++++ Supplied entries ++++

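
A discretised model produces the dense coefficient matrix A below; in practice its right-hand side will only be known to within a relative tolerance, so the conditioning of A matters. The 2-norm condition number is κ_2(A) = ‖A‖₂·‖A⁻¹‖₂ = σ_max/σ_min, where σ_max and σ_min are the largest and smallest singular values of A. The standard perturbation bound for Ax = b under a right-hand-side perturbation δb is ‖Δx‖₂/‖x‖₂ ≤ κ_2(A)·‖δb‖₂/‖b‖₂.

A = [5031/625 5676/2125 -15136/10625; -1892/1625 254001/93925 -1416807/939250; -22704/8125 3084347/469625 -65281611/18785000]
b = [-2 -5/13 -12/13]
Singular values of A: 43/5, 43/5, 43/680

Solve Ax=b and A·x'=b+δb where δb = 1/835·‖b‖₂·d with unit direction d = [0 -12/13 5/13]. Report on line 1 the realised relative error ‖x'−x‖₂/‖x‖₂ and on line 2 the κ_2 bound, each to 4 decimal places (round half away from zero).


0.1629
0.1629

σ_max = 43/5, σ_min = 43/680
κ = σ_max/σ_min = (43/5)/(43/680) = 136.0000
bound on ‖Δx‖/‖x‖: κ·ε = 136.0000·1/835 = 0.1629
solve Ax = b  →  x = [-0.1767 -0.1683 0.0897]
‖b‖₂ = 2.2361 and ‖x‖₂ = 0.2600
with δb = [0.0000 -0.0025 0.0010], A·Δx = δb → ‖Δx‖ = 0.0423
relative error = 0.1629
realised/bound = 1 exactly: the bound is attained for this b and d


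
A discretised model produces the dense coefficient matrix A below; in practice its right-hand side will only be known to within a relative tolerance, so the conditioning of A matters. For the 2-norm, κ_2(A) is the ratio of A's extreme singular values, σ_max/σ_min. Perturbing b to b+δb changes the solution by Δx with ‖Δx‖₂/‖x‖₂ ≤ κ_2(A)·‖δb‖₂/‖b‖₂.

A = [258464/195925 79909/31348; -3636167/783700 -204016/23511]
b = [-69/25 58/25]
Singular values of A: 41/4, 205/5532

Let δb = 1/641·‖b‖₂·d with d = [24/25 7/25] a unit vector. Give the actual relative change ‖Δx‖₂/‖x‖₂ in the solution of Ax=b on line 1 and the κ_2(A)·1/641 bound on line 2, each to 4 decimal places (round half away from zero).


0.0028
0.4315

largest singular value 41/4, smallest 205/5532
κ_2(A) = (41/4) / (205/5532) = 276.6000
κ_2(A)·‖δb‖/‖b‖ = 0.4315
solve Ax = b  →  x = [47.4835 -25.6562]
‖b‖₂ = 3.6056 and ‖x‖₂ = 53.9715
with δb = [0.0054 0.0016], A·Δx = δb → ‖Δx‖ = 0.1518
relative error = 0.0028
realised/bound (from unrounded values) ≈ 0.0065


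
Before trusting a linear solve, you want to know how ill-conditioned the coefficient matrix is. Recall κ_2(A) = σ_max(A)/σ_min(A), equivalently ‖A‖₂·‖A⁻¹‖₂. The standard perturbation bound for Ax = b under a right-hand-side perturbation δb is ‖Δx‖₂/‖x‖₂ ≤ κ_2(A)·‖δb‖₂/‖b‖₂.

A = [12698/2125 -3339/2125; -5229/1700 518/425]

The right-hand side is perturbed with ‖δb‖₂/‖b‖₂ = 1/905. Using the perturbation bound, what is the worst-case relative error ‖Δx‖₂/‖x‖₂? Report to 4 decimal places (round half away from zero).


0.0221

M = AᵀA = [11292001/250000 -410571/31250; -410571/31250 61789/15625]. tr(M)=19649/400, det(M)=2401/400
λ_max, λ_min = (19649/400 ± √382241601/160000)/2 = 49, 49/400
so κ_2 = √(49 / (49/400)) = 20.0000
worst-case relative error ≤ 20.0000 × 1/905 = 0.0221


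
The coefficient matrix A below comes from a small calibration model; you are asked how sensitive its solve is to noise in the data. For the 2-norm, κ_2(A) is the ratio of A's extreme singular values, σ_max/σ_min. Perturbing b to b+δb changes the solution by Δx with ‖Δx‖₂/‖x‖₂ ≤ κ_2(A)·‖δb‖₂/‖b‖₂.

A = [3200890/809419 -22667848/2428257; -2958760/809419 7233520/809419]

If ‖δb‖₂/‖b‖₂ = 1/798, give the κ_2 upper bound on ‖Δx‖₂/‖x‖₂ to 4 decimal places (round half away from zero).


form AᵀA = [22592101700/779023921 -162620733520/2337071763; -162620733520/2337071763 1170922279744/7011215289] with trace 8131663876/41486481 and determinant 61465600/41486481
solving λ² − 8131663876/41486481·λ + 61465600/41486481 = 0 gives λ = 196, 313600/41486481
σ_max=√196=14, σ_min=√(313600/41486481)=(560/6441) → κ = 161.0250
bound on ‖Δx‖/‖x‖: κ·ε = 161.0250·1/798 = 0.2018

0.2018


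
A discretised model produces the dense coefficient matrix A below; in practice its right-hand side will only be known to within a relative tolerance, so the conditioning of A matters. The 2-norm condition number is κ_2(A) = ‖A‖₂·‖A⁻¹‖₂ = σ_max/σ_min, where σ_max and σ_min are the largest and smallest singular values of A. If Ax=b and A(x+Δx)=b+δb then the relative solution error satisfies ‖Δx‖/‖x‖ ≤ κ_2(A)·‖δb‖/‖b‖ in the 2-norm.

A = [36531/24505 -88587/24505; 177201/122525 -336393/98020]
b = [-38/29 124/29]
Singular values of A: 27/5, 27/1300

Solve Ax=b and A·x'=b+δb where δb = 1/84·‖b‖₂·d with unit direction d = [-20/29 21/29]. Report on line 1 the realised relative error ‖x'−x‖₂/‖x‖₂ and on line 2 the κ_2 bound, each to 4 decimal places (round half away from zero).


largest singular value 27/5, smallest 27/1300
κ_2(A) = (27/5) / (27/1300) = 260.0000
perturbation bound = 260.0000·1/84 = 3.0952
solve Ax = b  →  x = [177.9202 73.7322]
‖b‖₂ = 4.4721 and ‖x‖₂ = 192.5929
δb = ε·‖b‖·d = [-0.0367 0.0386]; solving A·Δx = δb gives ‖Δx‖ = 2.5634
dividing the unrounded norms, ‖Δx‖/‖x‖ = 0.0133
tightness: 0.0133 against a bound of 3.0952 (unrounded ratio ≈ 0.0043)

0.0133
3.0952


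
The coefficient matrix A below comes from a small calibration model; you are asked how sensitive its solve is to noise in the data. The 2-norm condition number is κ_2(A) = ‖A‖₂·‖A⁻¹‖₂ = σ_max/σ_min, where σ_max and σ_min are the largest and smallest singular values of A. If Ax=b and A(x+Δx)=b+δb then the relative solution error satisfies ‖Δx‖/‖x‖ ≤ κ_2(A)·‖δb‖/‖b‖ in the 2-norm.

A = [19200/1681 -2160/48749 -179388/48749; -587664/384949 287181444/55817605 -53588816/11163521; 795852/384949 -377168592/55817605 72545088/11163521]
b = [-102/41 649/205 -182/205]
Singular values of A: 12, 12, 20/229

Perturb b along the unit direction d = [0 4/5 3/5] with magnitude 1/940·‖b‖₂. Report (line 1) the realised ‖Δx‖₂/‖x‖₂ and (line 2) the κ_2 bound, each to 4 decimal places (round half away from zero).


σ_max = 12, σ_min = 20/229
condition number: 12 ÷ (20/229) = 137.4000
κ_2(A)·‖δb‖/‖b‖ = 0.1462
solve Ax = b  →  x = [4.7829 16.3330 15.3251]
‖b‖₂ = 4.1231 and ‖x‖₂ = 22.9020
re-solving with b+δb shifts x by Δx of norm 0.0502
relative error = 0.0022
realised/bound (from unrounded values) ≈ 0.0150

0.0022
0.1462


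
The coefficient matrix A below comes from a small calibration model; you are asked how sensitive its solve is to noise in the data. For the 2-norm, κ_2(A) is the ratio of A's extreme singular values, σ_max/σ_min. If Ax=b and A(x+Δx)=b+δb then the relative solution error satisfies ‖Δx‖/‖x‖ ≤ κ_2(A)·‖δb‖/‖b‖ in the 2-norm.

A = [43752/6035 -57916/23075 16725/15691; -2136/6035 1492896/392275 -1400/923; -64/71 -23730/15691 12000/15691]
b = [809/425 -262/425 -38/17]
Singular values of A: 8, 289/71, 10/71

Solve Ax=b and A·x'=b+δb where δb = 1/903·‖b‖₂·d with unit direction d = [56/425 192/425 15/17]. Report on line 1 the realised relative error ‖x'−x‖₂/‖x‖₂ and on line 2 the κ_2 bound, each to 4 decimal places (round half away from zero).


0.0017
0.0629

from the listed singular values, σ₁ = 8, σ_n = 10/71
κ_2(A) = 8 / (10/71) = 56.8000
bound on ‖Δx‖/‖x‖: κ·ε = 56.8000·1/903 = 0.0629
solve Ax = b  →  x = [0.3362 -5.3700 -13.1458]
‖b‖₂ = 3.0000 and ‖x‖₂ = 14.2043
δb = ε·‖b‖·d = [0.0004 0.0015 0.0029]; solving A·Δx = δb gives ‖Δx‖ = 0.0236
dividing the unrounded norms, ‖Δx‖/‖x‖ = 0.0017
so the bound overstates the realised error by a factor of ≈ 37.8782 (computed from the unrounded values)


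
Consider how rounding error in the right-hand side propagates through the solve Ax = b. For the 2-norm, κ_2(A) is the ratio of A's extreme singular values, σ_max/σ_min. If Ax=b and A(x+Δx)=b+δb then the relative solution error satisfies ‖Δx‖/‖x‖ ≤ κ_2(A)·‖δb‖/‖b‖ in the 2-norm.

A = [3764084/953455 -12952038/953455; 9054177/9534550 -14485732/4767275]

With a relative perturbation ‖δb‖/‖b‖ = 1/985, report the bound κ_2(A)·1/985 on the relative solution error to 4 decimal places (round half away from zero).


0.2361

form AᵀA = [891618653809/54079502500 -764064346122/13519875625; -764064346122/13519875625 2619701749204/13519875625] with trace 18192681041/86527204 and determinant 17682025/21631801
solving λ² − 18192681041/86527204·λ + 17682025/21631801 = 0 gives λ = 841/4, 84100/21631801
so κ_2 = √((841/4) / (84100/21631801)) = 232.5500
κ_2(A)·‖δb‖/‖b‖ = 0.2361


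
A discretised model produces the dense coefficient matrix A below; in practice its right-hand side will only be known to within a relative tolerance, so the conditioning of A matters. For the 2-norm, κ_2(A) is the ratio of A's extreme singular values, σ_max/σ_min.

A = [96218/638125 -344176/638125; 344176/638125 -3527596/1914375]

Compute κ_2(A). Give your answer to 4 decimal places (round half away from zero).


306.3000

form AᵀA = [204344036/651525625 -2101538656/1954576875; -2101538656/1954576875 21616076176/5863730625] with trace 37528276/9381969 and determinant 1600/9381969
solving λ² − 37528276/9381969·λ + 1600/9381969 = 0 gives λ = 4, 400/9381969
σ_max=√4=2, σ_min=√(400/9381969)=(20/3063) → κ = 306.3000


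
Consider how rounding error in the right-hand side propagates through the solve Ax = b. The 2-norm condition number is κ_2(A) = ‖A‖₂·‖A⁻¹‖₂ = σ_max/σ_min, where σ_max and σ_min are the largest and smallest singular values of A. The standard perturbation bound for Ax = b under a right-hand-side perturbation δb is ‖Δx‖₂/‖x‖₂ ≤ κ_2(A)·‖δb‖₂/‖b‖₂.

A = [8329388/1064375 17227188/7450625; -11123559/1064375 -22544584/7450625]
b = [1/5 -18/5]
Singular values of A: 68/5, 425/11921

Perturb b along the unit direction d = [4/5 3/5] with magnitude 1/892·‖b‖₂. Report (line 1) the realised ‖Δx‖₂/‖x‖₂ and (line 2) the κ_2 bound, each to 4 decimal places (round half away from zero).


0.0020
0.4277

largest singular value 68/5, smallest 425/11921
κ = σ_max/σ_min = (68/5)/(425/11921) = 381.4720
worst-case relative error ≤ 381.4720 × 1/892 = 0.4277
solve Ax = b  →  x = [15.9194 -53.7931]
‖b‖ = 3.6056, ‖x‖ = 56.0993
Δx = A⁻¹·δb where δb = 1/892·3.6056·d; ‖Δx‖ = 0.1134
dividing the unrounded norms, ‖Δx‖/‖x‖ = 0.0020
realised/bound (from unrounded values) ≈ 0.0047


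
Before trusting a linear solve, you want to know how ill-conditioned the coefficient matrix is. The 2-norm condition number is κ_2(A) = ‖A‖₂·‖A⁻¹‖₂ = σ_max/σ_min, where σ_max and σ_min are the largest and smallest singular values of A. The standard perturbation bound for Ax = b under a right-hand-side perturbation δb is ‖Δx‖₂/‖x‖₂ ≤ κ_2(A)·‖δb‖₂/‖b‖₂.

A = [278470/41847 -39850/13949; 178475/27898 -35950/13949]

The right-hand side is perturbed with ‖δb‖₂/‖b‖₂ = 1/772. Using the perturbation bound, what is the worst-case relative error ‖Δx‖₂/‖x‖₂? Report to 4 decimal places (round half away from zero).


0.1150

AᵀA = [709705225/8328996 -24638875/694083; -24638875/694083 3425000/231361]; tr = 4929025/49284, det = 15625/12321
char-poly roots: 100 and 625/49284
κ_2(A) = √(λ_max/λ_min) = √(100 / (625/49284)) = 88.8000
κ_2(A)·‖δb‖/‖b‖ = 0.1150


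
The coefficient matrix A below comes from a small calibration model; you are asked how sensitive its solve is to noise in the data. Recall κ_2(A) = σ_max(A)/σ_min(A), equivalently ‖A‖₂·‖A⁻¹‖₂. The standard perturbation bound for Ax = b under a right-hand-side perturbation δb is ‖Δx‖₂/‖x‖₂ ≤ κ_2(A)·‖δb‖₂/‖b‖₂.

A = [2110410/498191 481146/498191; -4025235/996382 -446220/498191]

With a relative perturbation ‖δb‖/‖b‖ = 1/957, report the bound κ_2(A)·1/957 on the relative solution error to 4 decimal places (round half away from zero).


0.3503

AᵀA = [24062625/702244 1353510/175561; 1353510/175561 304596/175561]; tr = 25281009/702244, det = 2025/175561
char-poly roots: 36 and 225/702244
so κ_2 = √(36 / (225/702244)) = 335.2000
perturbation bound = 335.2000·1/957 = 0.3503


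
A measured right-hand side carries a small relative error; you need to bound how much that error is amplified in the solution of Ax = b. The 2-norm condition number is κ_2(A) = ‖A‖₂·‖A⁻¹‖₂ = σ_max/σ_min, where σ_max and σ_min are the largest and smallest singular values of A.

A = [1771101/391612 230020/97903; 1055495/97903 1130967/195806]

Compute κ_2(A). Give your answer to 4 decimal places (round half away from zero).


221.5000

AᵀA = [124034993329/907455376 8268783075/113431922; 8268783075/113431922 8820847081/226863844]; tr = 551274677/3139984, det = 7890481/12559936
char-poly roots: 2809/16 and 2809/784996
so κ_2 = √((2809/16) / (2809/784996)) = 221.5000


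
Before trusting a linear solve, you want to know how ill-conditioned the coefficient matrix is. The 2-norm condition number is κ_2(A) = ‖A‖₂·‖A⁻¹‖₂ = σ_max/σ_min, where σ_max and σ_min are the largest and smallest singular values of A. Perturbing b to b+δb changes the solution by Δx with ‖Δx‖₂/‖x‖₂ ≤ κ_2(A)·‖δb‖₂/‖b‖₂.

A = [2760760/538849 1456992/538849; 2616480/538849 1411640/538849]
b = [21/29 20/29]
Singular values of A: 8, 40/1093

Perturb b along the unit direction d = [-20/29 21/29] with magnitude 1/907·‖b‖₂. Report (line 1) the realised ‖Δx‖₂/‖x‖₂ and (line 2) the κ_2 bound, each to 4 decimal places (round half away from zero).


0.2410
0.2410

largest singular value 8, smallest 40/1093
condition number: 8 ÷ (40/1093) = 218.6000
bound on ‖Δx‖/‖x‖: κ·ε = 218.6000·1/907 = 0.2410
solve Ax = b  →  x = [0.1103 0.0588]
‖b‖ = 1.0000, ‖x‖ = 0.1250
re-solving with b+δb shifts x by Δx of norm 0.0301
relative error = 0.2410
realised/bound = 1 exactly: the bound is attained for this b and d


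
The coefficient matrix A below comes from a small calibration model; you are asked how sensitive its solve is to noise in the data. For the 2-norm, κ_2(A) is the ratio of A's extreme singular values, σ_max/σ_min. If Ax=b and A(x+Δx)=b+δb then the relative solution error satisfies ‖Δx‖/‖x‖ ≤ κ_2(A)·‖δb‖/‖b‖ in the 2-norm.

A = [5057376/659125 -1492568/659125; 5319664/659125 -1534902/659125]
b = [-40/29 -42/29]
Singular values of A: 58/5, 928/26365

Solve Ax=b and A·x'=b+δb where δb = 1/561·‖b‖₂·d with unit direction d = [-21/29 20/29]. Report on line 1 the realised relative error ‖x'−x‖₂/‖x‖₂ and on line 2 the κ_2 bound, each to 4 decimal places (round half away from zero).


from the listed singular values, σ₁ = 58/5, σ_n = 928/26365
κ_2(A) = (58/5) / (928/26365) = 329.5625
perturbation bound = 329.5625·1/561 = 0.5875
solve Ax = b  →  x = [-0.1655 0.0483]
2-norm of b is 2.0000; of x, 0.1724
with δb = [-0.0026 0.0025], A·Δx = δb → ‖Δx‖ = 0.1013
dividing the unrounded norms, ‖Δx‖/‖x‖ = 0.5875
so the bound is sharp here: realised error equals the bound

0.5875
0.5875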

++++

Activity —
Give an exact copy of the lines above, from the top of the records to the line that contains "Singular values of A: 41/4, 205/5532", taking in both ends.

Response —
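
A discretised model produces the dense coefficient matrix A below; in practice its right-hand side will only be known to within a relative tolerance, so the conditioning of A matters. The 2-norm condition number is κ_2(A) = ‖A‖₂·‖A⁻¹‖₂ = σ_max/σ_min, where σ_max and σ_min are the largest and smallest singular values of A. The standard perturbation bound for Ax = b under a right-hand-side perturbation δb is ‖Δx‖₂/‖x‖₂ ≤ κ_2(A)·‖δb‖₂/‖b‖₂.

A = [5031/625 5676/2125 -15136/10625; -1892/1625 254001/93925 -1416807/939250; -22704/8125 3084347/469625 -65281611/18785000]
b = [-2 -5/13 -12/13]
Singular values of A: 43/5, 43/5, 43/680

Solve Ax=b and A·x'=b+δb where δb = 1/835·‖b‖₂·d with unit direction d = [0 -12/13 5/13]. Report on line 1 the realised relative error ‖x'−x‖₂/‖x‖₂ and on line 2 the κ_2 bound, each to 4 decimal places (round half away from zero).


0.1629
0.1629

σ_max = 43/5, σ_min = 43/680
κ = σ_max/σ_min = (43/5)/(43/680) = 136.0000
bound on ‖Δx‖/‖x‖: κ·ε = 136.0000·1/835 = 0.1629
solve Ax = b  →  x = [-0.1767 -0.1683 0.0897]
‖b‖₂ = 2.2361 and ‖x‖₂ = 0.2600
with δb = [0.0000 -0.0025 0.0010], A·Δx = δb → ‖Δx‖ = 0.0423
relative error = 0.1629
realised/bound = 1 exactly: the bound is attained for this b and d


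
A discretised model produces the dense coefficient matrix A below; in practice its right-hand side will only be known to within a relative tolerance, so the conditioning of A matters. For the 2-norm, κ_2(A) is the ratio of A's extreme singular values, σ_max/σ_min. Perturbing b to b+δb changes the solution by Δx with ‖Δx‖₂/‖x‖₂ ≤ κ_2(A)·‖δb‖₂/‖b‖₂.

A = [258464/195925 79909/31348; -3636167/783700 -204016/23511]
b = [-69/25 58/25]
Singular values of A: 41/4, 205/5532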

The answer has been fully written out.